▶ Task description: Only those lines in the data below from the line containing "A cyclist is" through the line containing "A sedan skidded", both included, should be restated word for word.

▶ Supplied data:
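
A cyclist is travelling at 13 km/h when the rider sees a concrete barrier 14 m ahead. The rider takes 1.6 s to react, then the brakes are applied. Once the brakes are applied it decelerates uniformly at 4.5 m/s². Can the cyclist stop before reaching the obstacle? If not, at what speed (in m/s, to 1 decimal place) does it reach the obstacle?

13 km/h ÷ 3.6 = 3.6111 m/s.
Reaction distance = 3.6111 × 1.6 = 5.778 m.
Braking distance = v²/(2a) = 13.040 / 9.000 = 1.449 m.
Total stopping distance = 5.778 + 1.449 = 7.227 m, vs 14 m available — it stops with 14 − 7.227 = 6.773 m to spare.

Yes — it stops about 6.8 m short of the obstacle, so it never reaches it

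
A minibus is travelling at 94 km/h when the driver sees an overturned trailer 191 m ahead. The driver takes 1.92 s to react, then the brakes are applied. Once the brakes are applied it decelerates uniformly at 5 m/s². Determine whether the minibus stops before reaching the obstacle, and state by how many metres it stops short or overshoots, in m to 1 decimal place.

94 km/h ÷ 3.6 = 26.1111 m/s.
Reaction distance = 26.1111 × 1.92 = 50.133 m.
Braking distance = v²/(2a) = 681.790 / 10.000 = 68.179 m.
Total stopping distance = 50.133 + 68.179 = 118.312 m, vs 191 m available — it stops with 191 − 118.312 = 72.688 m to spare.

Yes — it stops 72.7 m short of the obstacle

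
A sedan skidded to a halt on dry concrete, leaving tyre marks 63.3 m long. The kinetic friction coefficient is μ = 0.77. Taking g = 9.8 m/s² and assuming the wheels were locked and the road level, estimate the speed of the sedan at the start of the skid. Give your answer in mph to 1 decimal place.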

* * *

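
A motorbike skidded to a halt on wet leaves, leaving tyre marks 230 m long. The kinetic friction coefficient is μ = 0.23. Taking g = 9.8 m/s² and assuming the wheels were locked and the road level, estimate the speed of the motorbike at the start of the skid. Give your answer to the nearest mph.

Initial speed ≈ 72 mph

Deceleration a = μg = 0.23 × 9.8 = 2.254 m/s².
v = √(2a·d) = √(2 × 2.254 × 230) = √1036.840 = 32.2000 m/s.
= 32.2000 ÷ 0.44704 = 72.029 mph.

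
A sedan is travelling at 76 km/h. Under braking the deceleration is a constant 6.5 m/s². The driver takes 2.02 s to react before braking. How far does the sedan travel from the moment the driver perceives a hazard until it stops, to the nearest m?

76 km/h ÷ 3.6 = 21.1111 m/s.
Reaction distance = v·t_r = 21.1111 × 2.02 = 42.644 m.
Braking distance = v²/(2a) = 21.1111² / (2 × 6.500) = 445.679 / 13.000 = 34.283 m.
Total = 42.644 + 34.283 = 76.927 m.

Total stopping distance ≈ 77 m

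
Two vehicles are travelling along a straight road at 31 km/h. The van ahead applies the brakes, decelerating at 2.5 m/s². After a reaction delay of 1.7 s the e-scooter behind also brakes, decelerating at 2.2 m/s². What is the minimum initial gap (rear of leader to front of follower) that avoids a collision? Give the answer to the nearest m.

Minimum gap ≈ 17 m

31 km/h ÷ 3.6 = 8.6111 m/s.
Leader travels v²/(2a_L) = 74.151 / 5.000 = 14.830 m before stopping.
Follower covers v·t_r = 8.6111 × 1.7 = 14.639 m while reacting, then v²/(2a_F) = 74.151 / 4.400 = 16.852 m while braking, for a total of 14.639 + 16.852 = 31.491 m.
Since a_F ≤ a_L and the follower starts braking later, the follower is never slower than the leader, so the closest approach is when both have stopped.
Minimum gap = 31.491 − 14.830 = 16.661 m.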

▶ Worked solution:
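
A cyclist is travelling at 13 km/h when the rider sees a concrete barrier 14 m ahead. The rider takes 1.6 s to react, then the brakes are applied. Once the brakes are applied it decelerates uniformly at 4.5 m/s². Can the cyclist stop before reaching the obstacle? If not, at what speed (in m/s, to 1 decimal place) does it reach the obstacle?

13 km/h ÷ 3.6 = 3.6111 m/s.
Reaction distance = 3.6111 × 1.6 = 5.778 m.
Braking distance = v²/(2a) = 13.040 / 9.000 = 1.449 m.
Total stopping distance = 5.778 + 1.449 = 7.227 m, vs 14 m available — it stops with 14 − 7.227 = 6.773 m to spare.

Yes — it stops about 6.8 m short of the obstacle, so it never reaches it

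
A minibus is travelling at 94 km/h when the driver sees an overturned trailer 191 m ahead. The driver takes 1.92 s to react, then the brakes are applied. Once the brakes are applied it decelerates uniformly at 5 m/s². Determine whether the minibus stops before reaching the obstacle, and state by how many metres it stops short or overshoots, in m to 1 decimal place.

94 km/h ÷ 3.6 = 26.1111 m/s.
Reaction distance = 26.1111 × 1.92 = 50.133 m.
Braking distance = v²/(2a) = 681.790 / 10.000 = 68.179 m.
Total stopping distance = 50.133 + 68.179 = 118.312 m, vs 191 m available — it stops with 191 − 118.312 = 72.688 m to spare.

Yes — it stops 72.7 m short of the obstacle

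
A sedan skidded to a halt on dry concrete, leaving tyre marks 63.3 m long. The kinetic friction coefficient is μ = 0.77. Taking g = 9.8 m/s² and assuming the wheels were locked and the road level, estimate the speed of the sedan at the start of the skid. Give your answer in mph to 1 decimal place.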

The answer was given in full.